**Activity:**
Count every line below that contains "larger", then give that count and nothing else.
******************************
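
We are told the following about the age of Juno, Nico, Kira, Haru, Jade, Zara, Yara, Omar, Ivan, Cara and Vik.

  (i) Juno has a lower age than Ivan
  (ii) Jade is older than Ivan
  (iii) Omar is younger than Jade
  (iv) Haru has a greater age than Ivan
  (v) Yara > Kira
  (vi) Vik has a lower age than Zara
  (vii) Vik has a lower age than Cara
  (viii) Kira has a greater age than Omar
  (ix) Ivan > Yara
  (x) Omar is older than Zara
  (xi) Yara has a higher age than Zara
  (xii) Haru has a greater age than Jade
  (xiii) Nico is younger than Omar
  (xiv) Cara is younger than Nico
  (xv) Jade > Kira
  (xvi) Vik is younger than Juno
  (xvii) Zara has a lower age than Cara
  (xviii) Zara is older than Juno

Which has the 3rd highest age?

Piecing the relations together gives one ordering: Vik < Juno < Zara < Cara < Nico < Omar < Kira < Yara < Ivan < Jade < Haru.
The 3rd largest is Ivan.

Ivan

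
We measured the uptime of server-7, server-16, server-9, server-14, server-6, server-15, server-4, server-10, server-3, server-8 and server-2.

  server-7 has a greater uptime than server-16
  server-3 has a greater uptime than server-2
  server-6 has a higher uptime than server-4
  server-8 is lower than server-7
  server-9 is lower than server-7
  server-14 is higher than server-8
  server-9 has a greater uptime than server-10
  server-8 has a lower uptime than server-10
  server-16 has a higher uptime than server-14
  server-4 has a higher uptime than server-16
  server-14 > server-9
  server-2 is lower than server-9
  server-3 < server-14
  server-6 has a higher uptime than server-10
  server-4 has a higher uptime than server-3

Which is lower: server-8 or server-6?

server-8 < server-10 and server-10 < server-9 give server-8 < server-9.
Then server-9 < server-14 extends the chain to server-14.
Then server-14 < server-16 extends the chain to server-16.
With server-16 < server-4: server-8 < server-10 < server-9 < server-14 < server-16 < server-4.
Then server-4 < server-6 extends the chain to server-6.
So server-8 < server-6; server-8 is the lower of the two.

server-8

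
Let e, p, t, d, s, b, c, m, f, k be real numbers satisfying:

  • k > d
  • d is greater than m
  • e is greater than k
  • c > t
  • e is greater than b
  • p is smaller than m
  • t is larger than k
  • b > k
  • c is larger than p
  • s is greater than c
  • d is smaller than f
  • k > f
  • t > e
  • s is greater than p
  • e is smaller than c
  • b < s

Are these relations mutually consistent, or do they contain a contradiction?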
******************************
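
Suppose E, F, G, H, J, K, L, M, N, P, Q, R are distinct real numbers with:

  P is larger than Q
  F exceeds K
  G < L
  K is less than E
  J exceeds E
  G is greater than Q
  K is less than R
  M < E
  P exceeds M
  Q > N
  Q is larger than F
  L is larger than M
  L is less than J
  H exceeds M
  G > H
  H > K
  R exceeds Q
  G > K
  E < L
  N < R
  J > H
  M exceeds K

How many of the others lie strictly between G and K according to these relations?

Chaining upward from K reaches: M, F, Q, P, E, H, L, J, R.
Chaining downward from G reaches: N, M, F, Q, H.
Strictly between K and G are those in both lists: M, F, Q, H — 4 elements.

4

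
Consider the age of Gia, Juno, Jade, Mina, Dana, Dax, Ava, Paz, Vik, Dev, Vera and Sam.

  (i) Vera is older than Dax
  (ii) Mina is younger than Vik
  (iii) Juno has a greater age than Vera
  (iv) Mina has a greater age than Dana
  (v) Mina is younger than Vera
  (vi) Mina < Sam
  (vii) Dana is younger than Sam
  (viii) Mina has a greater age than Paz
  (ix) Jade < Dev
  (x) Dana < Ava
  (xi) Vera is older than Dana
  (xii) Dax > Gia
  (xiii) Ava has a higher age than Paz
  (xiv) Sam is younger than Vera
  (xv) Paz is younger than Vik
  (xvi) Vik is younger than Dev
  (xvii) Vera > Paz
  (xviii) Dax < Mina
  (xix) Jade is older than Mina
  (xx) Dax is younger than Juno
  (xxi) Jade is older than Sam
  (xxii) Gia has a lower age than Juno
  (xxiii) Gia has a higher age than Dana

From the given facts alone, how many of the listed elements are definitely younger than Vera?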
******************************
**Task output:**
5